Description of the task: Output nothing but the lines from the first line of the entries to the line with "the date received.", inclusive, exactly as they read.

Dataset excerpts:
Segment Open

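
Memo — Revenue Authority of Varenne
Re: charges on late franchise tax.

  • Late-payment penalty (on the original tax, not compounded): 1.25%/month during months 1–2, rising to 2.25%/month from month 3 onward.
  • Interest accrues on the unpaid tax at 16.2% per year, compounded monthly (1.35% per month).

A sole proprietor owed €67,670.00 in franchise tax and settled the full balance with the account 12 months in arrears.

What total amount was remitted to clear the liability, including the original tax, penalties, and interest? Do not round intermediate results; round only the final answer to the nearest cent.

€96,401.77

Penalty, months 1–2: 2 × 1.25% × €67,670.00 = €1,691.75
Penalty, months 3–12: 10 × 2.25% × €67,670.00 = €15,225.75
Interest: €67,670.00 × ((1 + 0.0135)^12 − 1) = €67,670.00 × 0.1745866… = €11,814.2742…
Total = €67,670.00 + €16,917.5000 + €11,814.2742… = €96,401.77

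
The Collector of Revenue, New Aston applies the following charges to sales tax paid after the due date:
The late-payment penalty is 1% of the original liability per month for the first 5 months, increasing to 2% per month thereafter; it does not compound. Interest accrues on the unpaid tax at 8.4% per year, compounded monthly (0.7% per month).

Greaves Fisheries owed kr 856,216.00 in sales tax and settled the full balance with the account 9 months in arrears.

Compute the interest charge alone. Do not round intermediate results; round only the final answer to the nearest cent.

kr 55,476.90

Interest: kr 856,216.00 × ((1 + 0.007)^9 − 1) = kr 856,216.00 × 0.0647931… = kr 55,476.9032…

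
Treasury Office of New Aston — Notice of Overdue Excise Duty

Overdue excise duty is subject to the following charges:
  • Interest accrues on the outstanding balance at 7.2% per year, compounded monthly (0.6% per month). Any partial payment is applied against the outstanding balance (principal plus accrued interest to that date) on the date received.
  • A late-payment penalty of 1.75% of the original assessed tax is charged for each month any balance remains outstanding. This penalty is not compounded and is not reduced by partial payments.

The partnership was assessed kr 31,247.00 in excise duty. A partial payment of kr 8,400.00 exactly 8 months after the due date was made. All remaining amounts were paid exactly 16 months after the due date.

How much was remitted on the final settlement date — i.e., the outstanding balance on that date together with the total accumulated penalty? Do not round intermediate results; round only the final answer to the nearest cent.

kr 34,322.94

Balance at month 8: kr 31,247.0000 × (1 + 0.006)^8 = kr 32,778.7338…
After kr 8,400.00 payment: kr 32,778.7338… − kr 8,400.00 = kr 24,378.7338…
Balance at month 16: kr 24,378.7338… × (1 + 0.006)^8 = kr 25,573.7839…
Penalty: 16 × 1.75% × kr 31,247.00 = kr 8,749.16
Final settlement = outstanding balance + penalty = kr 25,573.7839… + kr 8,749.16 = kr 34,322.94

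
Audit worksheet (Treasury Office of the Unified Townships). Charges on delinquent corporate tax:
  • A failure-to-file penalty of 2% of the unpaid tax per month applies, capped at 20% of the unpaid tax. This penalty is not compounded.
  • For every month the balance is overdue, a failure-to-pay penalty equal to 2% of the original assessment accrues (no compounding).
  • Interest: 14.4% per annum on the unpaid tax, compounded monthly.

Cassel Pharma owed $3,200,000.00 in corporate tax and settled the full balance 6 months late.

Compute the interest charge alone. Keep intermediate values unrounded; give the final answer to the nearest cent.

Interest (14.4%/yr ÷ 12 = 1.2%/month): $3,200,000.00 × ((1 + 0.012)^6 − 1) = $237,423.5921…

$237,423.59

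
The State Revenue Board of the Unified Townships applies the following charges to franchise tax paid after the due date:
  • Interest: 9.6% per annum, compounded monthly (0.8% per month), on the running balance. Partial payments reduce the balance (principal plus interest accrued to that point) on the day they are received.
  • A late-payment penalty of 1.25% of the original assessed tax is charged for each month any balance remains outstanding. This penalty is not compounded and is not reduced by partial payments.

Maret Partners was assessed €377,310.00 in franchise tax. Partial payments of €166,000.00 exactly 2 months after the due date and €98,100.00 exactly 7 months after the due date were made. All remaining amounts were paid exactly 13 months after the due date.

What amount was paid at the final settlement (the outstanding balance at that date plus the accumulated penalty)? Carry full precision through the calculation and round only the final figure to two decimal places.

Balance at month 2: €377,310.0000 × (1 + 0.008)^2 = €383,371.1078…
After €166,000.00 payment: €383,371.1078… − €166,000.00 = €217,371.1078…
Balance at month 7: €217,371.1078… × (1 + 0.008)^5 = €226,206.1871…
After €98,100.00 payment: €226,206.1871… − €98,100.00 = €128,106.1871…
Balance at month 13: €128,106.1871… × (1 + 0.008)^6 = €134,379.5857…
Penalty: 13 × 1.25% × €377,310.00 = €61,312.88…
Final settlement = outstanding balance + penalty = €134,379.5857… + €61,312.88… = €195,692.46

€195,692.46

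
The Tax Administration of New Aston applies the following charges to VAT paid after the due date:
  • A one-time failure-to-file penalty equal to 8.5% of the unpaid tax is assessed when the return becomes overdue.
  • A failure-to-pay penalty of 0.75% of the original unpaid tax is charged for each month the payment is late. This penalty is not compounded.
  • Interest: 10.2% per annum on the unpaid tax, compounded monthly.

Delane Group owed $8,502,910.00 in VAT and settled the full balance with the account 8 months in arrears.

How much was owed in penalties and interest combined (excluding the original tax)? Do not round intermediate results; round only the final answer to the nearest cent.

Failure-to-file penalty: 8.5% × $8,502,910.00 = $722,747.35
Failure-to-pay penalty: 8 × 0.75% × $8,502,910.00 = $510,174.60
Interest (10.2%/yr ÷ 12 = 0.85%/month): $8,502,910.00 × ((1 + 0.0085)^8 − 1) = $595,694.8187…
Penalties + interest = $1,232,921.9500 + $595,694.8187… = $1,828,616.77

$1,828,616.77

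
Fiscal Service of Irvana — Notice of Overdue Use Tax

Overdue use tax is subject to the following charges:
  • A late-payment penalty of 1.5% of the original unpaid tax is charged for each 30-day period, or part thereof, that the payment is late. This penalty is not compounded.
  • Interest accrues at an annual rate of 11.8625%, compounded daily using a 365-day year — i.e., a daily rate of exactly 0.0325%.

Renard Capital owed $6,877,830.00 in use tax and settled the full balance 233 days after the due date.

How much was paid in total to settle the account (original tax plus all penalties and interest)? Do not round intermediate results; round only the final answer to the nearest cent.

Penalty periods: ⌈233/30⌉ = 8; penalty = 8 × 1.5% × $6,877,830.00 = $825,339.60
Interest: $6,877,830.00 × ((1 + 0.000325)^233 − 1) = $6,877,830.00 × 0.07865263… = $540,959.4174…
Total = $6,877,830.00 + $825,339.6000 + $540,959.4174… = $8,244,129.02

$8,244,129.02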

Segment Closed

Task output:
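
Memo — Revenue Authority of Varenne
Re: charges on late franchise tax.

  • Late-payment penalty (on the original tax, not compounded): 1.25%/month during months 1–2, rising to 2.25%/month from month 3 onward.
  • Interest accrues on the unpaid tax at 16.2% per year, compounded monthly (1.35% per month).

A sole proprietor owed €67,670.00 in franchise tax and settled the full balance with the account 12 months in arrears.

What total amount was remitted to clear the liability, including the original tax, penalties, and interest? Do not round intermediate results; round only the final answer to the nearest cent.

€96,401.77

Penalty, months 1–2: 2 × 1.25% × €67,670.00 = €1,691.75
Penalty, months 3–12: 10 × 2.25% × €67,670.00 = €15,225.75
Interest: €67,670.00 × ((1 + 0.0135)^12 − 1) = €67,670.00 × 0.1745866… = €11,814.2742…
Total = €67,670.00 + €16,917.5000 + €11,814.2742… = €96,401.77

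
The Collector of Revenue, New Aston applies the following charges to sales tax paid after the due date:
The late-payment penalty is 1% of the original liability per month for the first 5 months, increasing to 2% per month thereafter; it does not compound. Interest accrues on the unpaid tax at 8.4% per year, compounded monthly (0.7% per month).

Greaves Fisheries owed kr 856,216.00 in sales tax and settled the full balance with the account 9 months in arrears.

Compute the interest charge alone. Do not round intermediate results; round only the final answer to the nearest cent.

kr 55,476.90

Interest: kr 856,216.00 × ((1 + 0.007)^9 − 1) = kr 856,216.00 × 0.0647931… = kr 55,476.9032…

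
Treasury Office of New Aston — Notice of Overdue Excise Duty

Overdue excise duty is subject to the following charges:
  • Interest accrues on the outstanding balance at 7.2% per year, compounded monthly (0.6% per month). Any partial payment is applied against the outstanding balance (principal plus accrued interest to that date) on the date received.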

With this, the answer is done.